=== Dataset records ===

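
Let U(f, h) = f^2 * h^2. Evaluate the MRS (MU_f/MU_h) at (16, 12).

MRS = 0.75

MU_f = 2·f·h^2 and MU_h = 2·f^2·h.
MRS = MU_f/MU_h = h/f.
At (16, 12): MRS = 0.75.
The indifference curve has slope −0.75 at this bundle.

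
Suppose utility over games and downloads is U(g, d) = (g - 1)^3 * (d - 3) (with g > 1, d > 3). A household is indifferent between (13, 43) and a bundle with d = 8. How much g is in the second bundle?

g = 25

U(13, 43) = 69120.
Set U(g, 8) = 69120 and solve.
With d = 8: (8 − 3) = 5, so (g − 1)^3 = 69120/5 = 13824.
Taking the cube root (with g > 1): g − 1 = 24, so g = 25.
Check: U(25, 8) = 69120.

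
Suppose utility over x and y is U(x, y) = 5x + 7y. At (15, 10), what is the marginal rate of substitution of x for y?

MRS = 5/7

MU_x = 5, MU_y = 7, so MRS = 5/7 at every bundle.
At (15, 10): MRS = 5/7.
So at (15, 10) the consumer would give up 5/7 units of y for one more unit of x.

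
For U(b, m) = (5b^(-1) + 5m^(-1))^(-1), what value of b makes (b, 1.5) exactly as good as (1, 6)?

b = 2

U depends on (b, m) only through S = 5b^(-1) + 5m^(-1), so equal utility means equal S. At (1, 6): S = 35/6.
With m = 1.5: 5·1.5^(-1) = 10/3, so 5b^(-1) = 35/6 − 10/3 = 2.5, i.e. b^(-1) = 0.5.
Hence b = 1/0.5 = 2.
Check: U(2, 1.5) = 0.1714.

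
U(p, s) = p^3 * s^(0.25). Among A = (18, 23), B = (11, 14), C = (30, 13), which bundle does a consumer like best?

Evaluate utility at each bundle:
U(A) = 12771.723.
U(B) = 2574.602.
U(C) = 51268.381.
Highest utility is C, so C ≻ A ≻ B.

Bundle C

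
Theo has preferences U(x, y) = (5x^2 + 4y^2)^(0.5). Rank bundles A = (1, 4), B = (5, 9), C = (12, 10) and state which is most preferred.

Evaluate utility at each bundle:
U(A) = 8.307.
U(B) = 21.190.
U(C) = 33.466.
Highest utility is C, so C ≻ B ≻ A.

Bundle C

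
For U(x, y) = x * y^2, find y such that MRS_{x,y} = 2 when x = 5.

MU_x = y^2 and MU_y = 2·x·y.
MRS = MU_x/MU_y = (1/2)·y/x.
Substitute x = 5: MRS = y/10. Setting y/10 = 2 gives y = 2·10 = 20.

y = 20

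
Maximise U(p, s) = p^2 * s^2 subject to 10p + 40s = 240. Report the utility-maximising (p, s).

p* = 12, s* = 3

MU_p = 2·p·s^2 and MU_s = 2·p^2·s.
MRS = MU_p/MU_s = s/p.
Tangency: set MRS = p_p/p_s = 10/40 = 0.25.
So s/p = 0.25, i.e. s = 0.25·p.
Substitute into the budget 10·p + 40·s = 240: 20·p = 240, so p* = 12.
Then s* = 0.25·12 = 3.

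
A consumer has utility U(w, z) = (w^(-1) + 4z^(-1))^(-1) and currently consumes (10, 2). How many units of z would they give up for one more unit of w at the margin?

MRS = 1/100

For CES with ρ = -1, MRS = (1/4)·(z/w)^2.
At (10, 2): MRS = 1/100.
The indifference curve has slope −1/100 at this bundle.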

===

Transcribe each record exactly. Leave nothing out.

== Answer to this task ==
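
Let U(f, h) = f^2 * h^2. Evaluate the MRS (MU_f/MU_h) at (16, 12).

MRS = 0.75

MU_f = 2·f·h^2 and MU_h = 2·f^2·h.
MRS = MU_f/MU_h = h/f.
At (16, 12): MRS = 0.75.
The indifference curve has slope −0.75 at this bundle.

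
Suppose utility over games and downloads is U(g, d) = (g - 1)^3 * (d - 3) (with g > 1, d > 3). A household is indifferent between (13, 43) and a bundle with d = 8. How much g is in the second bundle?

g = 25

U(13, 43) = 69120.
Set U(g, 8) = 69120 and solve.
With d = 8: (8 − 3) = 5, so (g − 1)^3 = 69120/5 = 13824.
Taking the cube root (with g > 1): g − 1 = 24, so g = 25.
Check: U(25, 8) = 69120.

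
Suppose utility over x and y is U(x, y) = 5x + 7y. At (15, 10), what is the marginal rate of substitution of x for y?

MRS = 5/7

MU_x = 5, MU_y = 7, so MRS = 5/7 at every bundle.
At (15, 10): MRS = 5/7.
So at (15, 10) the consumer would give up 5/7 units of y for one more unit of x.

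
For U(b, m) = (5b^(-1) + 5m^(-1))^(-1), what value of b makes (b, 1.5) exactly as good as (1, 6)?

b = 2

U depends on (b, m) only through S = 5b^(-1) + 5m^(-1), so equal utility means equal S. At (1, 6): S = 35/6.
With m = 1.5: 5·1.5^(-1) = 10/3, so 5b^(-1) = 35/6 − 10/3 = 2.5, i.e. b^(-1) = 0.5.
Hence b = 1/0.5 = 2.
Check: U(2, 1.5) = 0.1714.

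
U(p, s) = p^3 * s^(0.25). Among A = (18, 23), B = (11, 14), C = (30, 13), which bundle does a consumer like best?

Evaluate utility at each bundle:
U(A) = 12771.723.
U(B) = 2574.602.
U(C) = 51268.381.
Highest utility is C, so C ≻ A ≻ B.

Bundle C

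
Theo has preferences U(x, y) = (5x^2 + 4y^2)^(0.5). Rank bundles A = (1, 4), B = (5, 9), C = (12, 10) and state which is most preferred.

Evaluate utility at each bundle:
U(A) = 8.307.
U(B) = 21.190.
U(C) = 33.466.
Highest utility is C, so C ≻ B ≻ A.

Bundle C

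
For U(x, y) = x * y^2, find y such that MRS_{x,y} = 2 when x = 5.

MU_x = y^2 and MU_y = 2·x·y.
MRS = MU_x/MU_y = (1/2)·y/x.
Substitute x = 5: MRS = y/10. Setting y/10 = 2 gives y = 2·10 = 20.

y = 20

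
Maximise U(p, s) = p^2 * s^2 subject to 10p + 40s = 240. Report the utility-maximising (p, s).

p* = 12, s* = 3

MU_p = 2·p·s^2 and MU_s = 2·p^2·s.
MRS = MU_p/MU_s = s/p.
Tangency: set MRS = p_p/p_s = 10/40 = 0.25.
So s/p = 0.25, i.e. s = 0.25·p.
Substitute into the budget 10·p + 40·s = 240: 20·p = 240, so p* = 12.
Then s* = 0.25·12 = 3.

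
A consumer has utility U(w, z) = (w^(-1) + 4z^(-1))^(-1) and currently consumes (10, 2). How many units of z would they give up for one more unit of w at the margin?

MRS = 1/100

For CES with ρ = -1, MRS = (1/4)·(z/w)^2.
At (10, 2): MRS = 1/100.
The indifference curve has slope −1/100 at this bundle.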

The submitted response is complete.